## About this exercise
With every mark kept, transcribe all of the records.

## Supplied records
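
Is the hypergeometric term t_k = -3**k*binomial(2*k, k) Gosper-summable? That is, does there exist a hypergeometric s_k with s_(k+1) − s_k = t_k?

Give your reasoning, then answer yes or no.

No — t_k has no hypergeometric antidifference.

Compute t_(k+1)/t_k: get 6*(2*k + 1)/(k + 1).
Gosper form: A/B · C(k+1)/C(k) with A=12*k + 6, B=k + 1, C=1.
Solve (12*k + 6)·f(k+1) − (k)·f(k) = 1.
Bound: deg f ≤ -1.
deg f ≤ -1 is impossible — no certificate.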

## Problem solution
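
Is the hypergeometric term t_k = -3**k*binomial(2*k, k) Gosper-summable? That is, does there exist a hypergeometric s_k with s_(k+1) − s_k = t_k?

Give your reasoning, then answer yes or no.

No — t_k has no hypergeometric antidifference.

Compute t_(k+1)/t_k: get 6*(2*k + 1)/(k + 1).
Gosper form: A/B · C(k+1)/C(k) with A=12*k + 6, B=k + 1, C=1.
Solve (12*k + 6)·f(k+1) − (k)·f(k) = 1.
Bound: deg f ≤ -1.
deg f ≤ -1 is impossible — no certificate.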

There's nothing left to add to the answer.